PROMPT: Exact copies of all the records are the expected output.

|---|

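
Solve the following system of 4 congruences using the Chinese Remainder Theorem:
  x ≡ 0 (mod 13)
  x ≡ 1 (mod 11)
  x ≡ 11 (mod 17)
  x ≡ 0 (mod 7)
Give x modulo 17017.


Product of moduli M = 13 · 11 · 17 · 7 = 17017.
Merge one congruence at a time:
  Start: x ≡ 0 (mod 13).
  Combine with x ≡ 1 (mod 11); new modulus lcm = 143.
    Write x = 0 + 13·t and substitute into x ≡ 1 (mod 11): 13·t ≡ 1 − 0 = 1 (mod 11).
    Reduce coefficients mod 11: 2·t ≡ 1 (mod 11).
    The inverse of 2 mod 11 is 6 (since 2·6 = 12 = 1·11 + 1), so t ≡ 6·1 = 6 ≡ 6 (mod 11).
    Then x = 0 + 13·6 = 78, valid modulo lcm(13, 11) = 143: x ≡ 78 (mod 143).
  Combine with x ≡ 11 (mod 17); new modulus lcm = 2431.
    Write x = 78 + 143·t and substitute into x ≡ 11 (mod 17): 143·t ≡ 11 − 78 = -67 (mod 17).
    Reduce coefficients mod 17: 7·t ≡ 1 (mod 17).
    The inverse of 7 mod 17 is 5 (since 7·5 = 35 = 2·17 + 1), so t ≡ 5·1 = 5 ≡ 5 (mod 17).
    Then x = 78 + 143·5 = 793, valid modulo lcm(143, 17) = 2431: x ≡ 793 (mod 2431).
  Combine with x ≡ 0 (mod 7); new modulus lcm = 17017.
    Write x = 793 + 2431·t and substitute into x ≡ 0 (mod 7): 2431·t ≡ 0 − 793 = -793 (mod 7).
    Reduce coefficients mod 7: 2·t ≡ 5 (mod 7).
    The inverse of 2 mod 7 is 4 (since 2·4 = 8 = 1·7 + 1), so t ≡ 4·5 = 20 ≡ 6 (mod 7).
    Then x = 793 + 2431·6 = 15379, valid modulo lcm(2431, 7) = 17017: x ≡ 15379 (mod 17017).
Verify against each original: 15379 mod 13 = 0, 15379 mod 11 = 1, 15379 mod 17 = 11, 15379 mod 7 = 0.

x ≡ 15379 (mod 17017).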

|---|

ANSWER SECTION:
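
Solve the following system of 4 congruences using the Chinese Remainder Theorem:
  x ≡ 0 (mod 13)
  x ≡ 1 (mod 11)
  x ≡ 11 (mod 17)
  x ≡ 0 (mod 7)
Give x modulo 17017.


Product of moduli M = 13 · 11 · 17 · 7 = 17017.
Merge one congruence at a time:
  Start: x ≡ 0 (mod 13).
  Combine with x ≡ 1 (mod 11); new modulus lcm = 143.
    Write x = 0 + 13·t and substitute into x ≡ 1 (mod 11): 13·t ≡ 1 − 0 = 1 (mod 11).
    Reduce coefficients mod 11: 2·t ≡ 1 (mod 11).
    The inverse of 2 mod 11 is 6 (since 2·6 = 12 = 1·11 + 1), so t ≡ 6·1 = 6 ≡ 6 (mod 11).
    Then x = 0 + 13·6 = 78, valid modulo lcm(13, 11) = 143: x ≡ 78 (mod 143).
  Combine with x ≡ 11 (mod 17); new modulus lcm = 2431.
    Write x = 78 + 143·t and substitute into x ≡ 11 (mod 17): 143·t ≡ 11 − 78 = -67 (mod 17).
    Reduce coefficients mod 17: 7·t ≡ 1 (mod 17).
    The inverse of 7 mod 17 is 5 (since 7·5 = 35 = 2·17 + 1), so t ≡ 5·1 = 5 ≡ 5 (mod 17).
    Then x = 78 + 143·5 = 793, valid modulo lcm(143, 17) = 2431: x ≡ 793 (mod 2431).
  Combine with x ≡ 0 (mod 7); new modulus lcm = 17017.
    Write x = 793 + 2431·t and substitute into x ≡ 0 (mod 7): 2431·t ≡ 0 − 793 = -793 (mod 7).
    Reduce coefficients mod 7: 2·t ≡ 5 (mod 7).
    The inverse of 2 mod 7 is 4 (since 2·4 = 8 = 1·7 + 1), so t ≡ 4·5 = 20 ≡ 6 (mod 7).
    Then x = 793 + 2431·6 = 15379, valid modulo lcm(2431, 7) = 17017: x ≡ 15379 (mod 17017).
Verify against each original: 15379 mod 13 = 0, 15379 mod 11 = 1, 15379 mod 17 = 11, 15379 mod 7 = 0.

x ≡ 15379 (mod 17017).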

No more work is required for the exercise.